* **WHAT IS REQUIRED**:
Retype all of the data exactly as given.

* **PROVIDED MATERIAL**:

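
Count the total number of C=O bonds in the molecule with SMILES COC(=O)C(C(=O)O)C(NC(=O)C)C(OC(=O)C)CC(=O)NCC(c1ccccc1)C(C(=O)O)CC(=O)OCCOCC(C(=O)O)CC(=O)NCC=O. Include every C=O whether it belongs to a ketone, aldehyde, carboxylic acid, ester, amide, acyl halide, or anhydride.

CH3OOC: ester, 1 C=O (running total 1).
CH(COOH): carboxylic acid, 1 C=O (running total 2).
CH(NHCOCH3): amide, 1 C=O (running total 3).
CH(OCOCH3): ester, 1 C=O (running total 4).
CH2CONHCH2: amide, 1 C=O (running total 5).
CH(COOH): carboxylic acid, 1 C=O (running total 6).
CH2COOCH2: ester, 1 C=O (running total 7).
CH(COOH): carboxylic acid, 1 C=O (running total 8).
CH2CONHCH2: amide, 1 C=O (running total 9).
CHO: aldehyde, 1 C=O (running total 10).

10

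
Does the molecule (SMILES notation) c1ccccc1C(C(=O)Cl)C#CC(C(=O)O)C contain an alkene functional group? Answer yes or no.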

* **RESPONSE FOR THIS EXERCISE**:
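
Count the total number of C=O bonds in the molecule with SMILES COC(=O)C(C(=O)O)C(NC(=O)C)C(OC(=O)C)CC(=O)NCC(c1ccccc1)C(C(=O)O)CC(=O)OCCOCC(C(=O)O)CC(=O)NCC=O. Include every C=O whether it belongs to a ketone, aldehyde, carboxylic acid, ester, amide, acyl halide, or anhydride.

CH3OOC: ester, 1 C=O (running total 1).
CH(COOH): carboxylic acid, 1 C=O (running total 2).
CH(NHCOCH3): amide, 1 C=O (running total 3).
CH(OCOCH3): ester, 1 C=O (running total 4).
CH2CONHCH2: amide, 1 C=O (running total 5).
CH(COOH): carboxylic acid, 1 C=O (running total 6).
CH2COOCH2: ester, 1 C=O (running total 7).
CH(COOH): carboxylic acid, 1 C=O (running total 8).
CH2CONHCH2: amide, 1 C=O (running total 9).
CHO: aldehyde, 1 C=O (running total 10).

10

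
Does the molecule (SMILES notation) c1ccccc1C(C(=O)Cl)C#CC(C(=O)O)C contain an alkene functional group? Answer yes or no.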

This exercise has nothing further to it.